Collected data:
+-------+

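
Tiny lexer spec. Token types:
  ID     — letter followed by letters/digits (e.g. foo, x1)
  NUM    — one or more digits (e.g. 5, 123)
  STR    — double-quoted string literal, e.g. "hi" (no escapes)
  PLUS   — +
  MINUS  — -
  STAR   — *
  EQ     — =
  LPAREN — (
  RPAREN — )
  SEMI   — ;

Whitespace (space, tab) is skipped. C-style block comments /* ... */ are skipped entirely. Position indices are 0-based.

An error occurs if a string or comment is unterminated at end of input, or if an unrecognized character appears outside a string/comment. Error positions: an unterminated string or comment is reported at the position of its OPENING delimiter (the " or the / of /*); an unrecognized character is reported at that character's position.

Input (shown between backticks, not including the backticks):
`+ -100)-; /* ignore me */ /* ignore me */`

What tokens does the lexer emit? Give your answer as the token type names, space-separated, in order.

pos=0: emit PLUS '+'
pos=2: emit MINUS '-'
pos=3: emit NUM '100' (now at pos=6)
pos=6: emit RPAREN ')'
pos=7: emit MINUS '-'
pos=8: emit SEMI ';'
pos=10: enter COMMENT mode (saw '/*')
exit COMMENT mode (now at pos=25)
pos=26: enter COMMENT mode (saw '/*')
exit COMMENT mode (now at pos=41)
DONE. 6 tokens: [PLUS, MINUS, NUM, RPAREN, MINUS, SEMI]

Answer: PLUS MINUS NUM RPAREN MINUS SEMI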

+-------+

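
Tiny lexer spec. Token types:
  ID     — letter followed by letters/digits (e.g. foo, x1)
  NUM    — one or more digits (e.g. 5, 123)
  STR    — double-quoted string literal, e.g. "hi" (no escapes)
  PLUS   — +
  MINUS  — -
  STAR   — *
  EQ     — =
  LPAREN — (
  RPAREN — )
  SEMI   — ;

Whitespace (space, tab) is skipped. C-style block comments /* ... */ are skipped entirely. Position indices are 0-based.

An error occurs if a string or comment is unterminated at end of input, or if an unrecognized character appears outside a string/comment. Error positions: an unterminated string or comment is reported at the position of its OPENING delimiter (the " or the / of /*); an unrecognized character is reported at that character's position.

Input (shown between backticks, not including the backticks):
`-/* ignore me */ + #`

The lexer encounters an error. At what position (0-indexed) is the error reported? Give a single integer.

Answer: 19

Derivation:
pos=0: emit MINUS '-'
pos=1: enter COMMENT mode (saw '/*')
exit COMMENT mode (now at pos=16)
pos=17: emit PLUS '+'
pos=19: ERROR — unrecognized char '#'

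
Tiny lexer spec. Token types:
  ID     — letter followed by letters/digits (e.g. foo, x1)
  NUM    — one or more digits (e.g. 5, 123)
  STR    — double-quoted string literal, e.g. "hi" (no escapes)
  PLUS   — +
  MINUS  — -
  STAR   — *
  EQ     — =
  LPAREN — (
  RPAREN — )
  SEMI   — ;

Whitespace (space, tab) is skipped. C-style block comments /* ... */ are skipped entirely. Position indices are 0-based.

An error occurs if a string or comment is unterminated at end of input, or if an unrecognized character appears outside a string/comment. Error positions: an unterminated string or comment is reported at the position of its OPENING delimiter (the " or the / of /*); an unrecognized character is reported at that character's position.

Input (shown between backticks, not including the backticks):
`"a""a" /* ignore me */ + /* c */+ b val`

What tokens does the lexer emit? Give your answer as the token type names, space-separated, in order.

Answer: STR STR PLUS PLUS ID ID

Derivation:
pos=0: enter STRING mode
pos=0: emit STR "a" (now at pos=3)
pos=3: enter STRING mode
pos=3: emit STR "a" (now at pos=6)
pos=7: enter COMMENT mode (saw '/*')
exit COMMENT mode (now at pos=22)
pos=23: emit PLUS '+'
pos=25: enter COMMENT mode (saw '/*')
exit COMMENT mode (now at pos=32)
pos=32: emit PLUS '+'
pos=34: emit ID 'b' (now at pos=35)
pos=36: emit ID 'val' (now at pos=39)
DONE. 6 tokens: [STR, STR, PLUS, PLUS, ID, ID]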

+-------+

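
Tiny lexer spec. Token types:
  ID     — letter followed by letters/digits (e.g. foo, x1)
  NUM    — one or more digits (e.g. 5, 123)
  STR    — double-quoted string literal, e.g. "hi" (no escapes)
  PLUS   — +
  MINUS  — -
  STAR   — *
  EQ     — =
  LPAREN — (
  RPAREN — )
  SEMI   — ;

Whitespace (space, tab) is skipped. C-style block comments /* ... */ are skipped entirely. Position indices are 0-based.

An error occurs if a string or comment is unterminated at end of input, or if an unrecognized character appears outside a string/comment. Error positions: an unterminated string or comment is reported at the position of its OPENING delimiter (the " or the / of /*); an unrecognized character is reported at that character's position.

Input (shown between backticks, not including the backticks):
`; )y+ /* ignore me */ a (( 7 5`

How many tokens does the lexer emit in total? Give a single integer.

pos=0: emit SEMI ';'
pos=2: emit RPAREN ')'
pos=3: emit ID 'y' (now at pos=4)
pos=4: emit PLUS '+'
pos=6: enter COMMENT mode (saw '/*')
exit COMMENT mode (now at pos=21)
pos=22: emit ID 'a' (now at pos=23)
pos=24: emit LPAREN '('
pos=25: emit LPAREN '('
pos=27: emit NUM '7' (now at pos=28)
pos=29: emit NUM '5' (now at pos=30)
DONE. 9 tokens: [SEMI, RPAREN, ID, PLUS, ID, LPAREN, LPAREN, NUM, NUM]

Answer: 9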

+-------+

* [Exercise requirements]:
The reply is to be one number, the count of lines in the records above that contain "ignore".

* [Result of the exercise]:
4